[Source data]
■ ■ ■
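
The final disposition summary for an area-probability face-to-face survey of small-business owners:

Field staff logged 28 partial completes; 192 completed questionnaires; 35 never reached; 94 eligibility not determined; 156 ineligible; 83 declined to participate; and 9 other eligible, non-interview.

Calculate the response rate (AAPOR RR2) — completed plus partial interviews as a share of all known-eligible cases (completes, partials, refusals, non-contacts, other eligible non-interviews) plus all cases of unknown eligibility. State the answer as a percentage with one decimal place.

49.9%

Top: 192 + 28 = 220
Denom: 192 + 28 + 83 + 35 + 9 + 94 = 441
RR2 = 220 / 441 = 0.4989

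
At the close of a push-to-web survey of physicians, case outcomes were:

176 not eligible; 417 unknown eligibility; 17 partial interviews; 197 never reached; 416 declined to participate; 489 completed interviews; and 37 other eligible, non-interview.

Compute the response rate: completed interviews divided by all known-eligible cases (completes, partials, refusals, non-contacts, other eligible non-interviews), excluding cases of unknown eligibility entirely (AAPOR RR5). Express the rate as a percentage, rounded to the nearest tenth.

42.3%

Top = 489
Denominator = 489 + 17 + 416 + 197 + 37 = 1156
RR5 = 489 / 1156 = 0.4230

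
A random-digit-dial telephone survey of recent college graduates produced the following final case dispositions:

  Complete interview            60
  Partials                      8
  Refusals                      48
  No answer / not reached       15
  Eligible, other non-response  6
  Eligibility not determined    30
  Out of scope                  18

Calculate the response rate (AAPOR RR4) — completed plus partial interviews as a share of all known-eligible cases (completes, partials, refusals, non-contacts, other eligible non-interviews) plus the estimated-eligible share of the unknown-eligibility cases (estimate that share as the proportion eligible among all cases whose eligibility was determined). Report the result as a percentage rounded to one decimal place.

Top: 60 + 8 = 68
Eligible (known): 60 + 8 + 48 + 15 + 6 = 137
e = 137 / (137 + 18) = 137 / 155 = 0.8839
e × U: 0.8839 × 30 = 26.52
Denominator: 137 + 26.52 = 163.52
RR4 = 68 / 163.52 = 0.4159

41.6%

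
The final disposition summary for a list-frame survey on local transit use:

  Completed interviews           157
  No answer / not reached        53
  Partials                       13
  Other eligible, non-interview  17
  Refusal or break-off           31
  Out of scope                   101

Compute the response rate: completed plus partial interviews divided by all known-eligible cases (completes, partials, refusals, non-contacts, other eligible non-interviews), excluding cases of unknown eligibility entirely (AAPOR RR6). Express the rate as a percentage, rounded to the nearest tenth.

Top: 157 + 13 = 170
Denominator: 157 + 13 + 31 + 53 + 17 = 271
RR6 = 170 / 271 = 0.6273

62.7%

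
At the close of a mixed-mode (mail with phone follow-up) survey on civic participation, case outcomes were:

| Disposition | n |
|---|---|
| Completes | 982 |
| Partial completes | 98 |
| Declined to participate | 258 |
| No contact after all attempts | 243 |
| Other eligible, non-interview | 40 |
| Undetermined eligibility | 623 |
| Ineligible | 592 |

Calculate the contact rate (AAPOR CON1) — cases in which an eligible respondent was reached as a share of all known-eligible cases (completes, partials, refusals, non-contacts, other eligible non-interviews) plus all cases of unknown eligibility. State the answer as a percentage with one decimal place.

61.4%

Numerator = 982 + 98 + 258 + 40 = 1378
Base = 982 + 98 + 258 + 243 + 40 + 623 = 2244
CON1 = 1378 / 2244 = 0.6141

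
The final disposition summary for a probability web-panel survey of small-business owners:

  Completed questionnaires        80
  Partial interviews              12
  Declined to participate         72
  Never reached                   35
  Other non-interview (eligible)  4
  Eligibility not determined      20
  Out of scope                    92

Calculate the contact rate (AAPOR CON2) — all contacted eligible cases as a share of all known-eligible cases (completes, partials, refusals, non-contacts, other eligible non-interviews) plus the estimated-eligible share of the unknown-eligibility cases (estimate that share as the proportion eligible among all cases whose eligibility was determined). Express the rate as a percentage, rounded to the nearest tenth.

Num = 80 + 12 + 72 + 4 = 168
Eligible (known) = 80 + 12 + 72 + 35 + 4 = 203
e = 203 / (203 + 92) = 203 / 295 = 0.6881
Eligible share of unknowns = 0.6881 × 20 = 13.76
Denom = 203 + 13.76 = 216.76
CON2 = 168 / 216.76 = 0.7751

77.5%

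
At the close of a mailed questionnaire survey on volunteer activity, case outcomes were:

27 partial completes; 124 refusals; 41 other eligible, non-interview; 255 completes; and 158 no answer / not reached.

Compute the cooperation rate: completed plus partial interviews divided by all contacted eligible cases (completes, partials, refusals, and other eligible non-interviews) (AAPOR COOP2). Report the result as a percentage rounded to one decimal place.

63.1%

Top = 255 + 27 = 282
Denom = 255 + 27 + 124 + 41 = 447
COOP2 = 282 / 447 = 0.6309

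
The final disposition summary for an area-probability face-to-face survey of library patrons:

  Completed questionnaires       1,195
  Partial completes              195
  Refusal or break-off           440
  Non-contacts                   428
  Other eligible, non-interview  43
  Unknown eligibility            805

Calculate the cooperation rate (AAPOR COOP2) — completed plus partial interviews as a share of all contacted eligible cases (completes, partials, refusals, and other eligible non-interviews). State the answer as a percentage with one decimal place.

74.2%

Num: 1195 + 195 = 1390
Denominator: 1195 + 195 + 440 + 43 = 1873
COOP2 = 1390 / 1873 = 0.7421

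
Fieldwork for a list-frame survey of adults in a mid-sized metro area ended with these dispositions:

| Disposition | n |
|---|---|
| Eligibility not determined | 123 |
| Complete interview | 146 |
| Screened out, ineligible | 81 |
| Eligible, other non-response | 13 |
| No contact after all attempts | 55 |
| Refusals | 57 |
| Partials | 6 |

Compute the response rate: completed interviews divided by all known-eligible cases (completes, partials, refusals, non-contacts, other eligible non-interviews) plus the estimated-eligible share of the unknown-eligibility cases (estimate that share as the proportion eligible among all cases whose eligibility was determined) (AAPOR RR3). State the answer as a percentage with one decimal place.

Numerator: 146
Determined eligible: 146 + 6 + 57 + 55 + 13 = 277
e = 277 / (277 + 81) = 277 / 358 = 0.7737
Eligible share of unknowns: 0.7737 × 123 = 95.17
Denom: 277 + 95.17 = 372.17
RR3 = 146 / 372.17 = 0.3923

39.2%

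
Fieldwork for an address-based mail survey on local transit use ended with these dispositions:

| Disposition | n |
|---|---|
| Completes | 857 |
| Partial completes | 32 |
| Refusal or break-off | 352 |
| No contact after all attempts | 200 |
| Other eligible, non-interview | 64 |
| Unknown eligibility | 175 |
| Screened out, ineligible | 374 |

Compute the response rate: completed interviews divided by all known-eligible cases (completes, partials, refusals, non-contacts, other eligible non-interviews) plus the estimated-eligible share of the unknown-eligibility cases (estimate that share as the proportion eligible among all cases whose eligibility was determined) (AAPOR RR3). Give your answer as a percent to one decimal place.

Num → 857
Determined eligible → 857 + 32 + 352 + 200 + 64 = 1505
e = 1505 / (1505 + 374) = 1505 / 1879 = 0.8010
Eligible share of unknowns → 0.8010 × 175 = 140.18
Base → 1505 + 140.18 = 1645.18
RR3 = 857 / 1645.18 = 0.5209

52.1%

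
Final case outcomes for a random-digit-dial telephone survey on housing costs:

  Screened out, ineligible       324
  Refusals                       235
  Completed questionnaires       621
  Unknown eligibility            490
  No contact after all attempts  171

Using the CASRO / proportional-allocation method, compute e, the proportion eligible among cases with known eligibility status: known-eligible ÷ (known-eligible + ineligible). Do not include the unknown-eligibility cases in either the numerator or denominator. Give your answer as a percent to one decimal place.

76.0%

Determined eligible → 621 + 235 + 171 = 1027
e = 1027 / (1027 + 324) = 1027 / 1351 = 0.7602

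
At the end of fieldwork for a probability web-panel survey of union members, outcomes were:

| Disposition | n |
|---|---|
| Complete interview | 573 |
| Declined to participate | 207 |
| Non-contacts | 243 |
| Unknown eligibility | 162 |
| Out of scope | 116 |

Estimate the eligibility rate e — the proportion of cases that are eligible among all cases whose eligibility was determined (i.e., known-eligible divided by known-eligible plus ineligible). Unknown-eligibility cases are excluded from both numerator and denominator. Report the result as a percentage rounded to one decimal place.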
■ ■ ■
Work required:
Check each line of the data above, and please copy the ones in which the string "questionnaires" occurs.

Solved exercise:
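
Field staff logged 28 partial completes; 192 completed questionnaires; 35 never reached; 94 eligibility not determined; 156 ineligible; 83 declined to participate; and 9 other eligible, non-interview.
  Completed questionnaires        80
  Completed questionnaires       1,195
  Completed questionnaires       621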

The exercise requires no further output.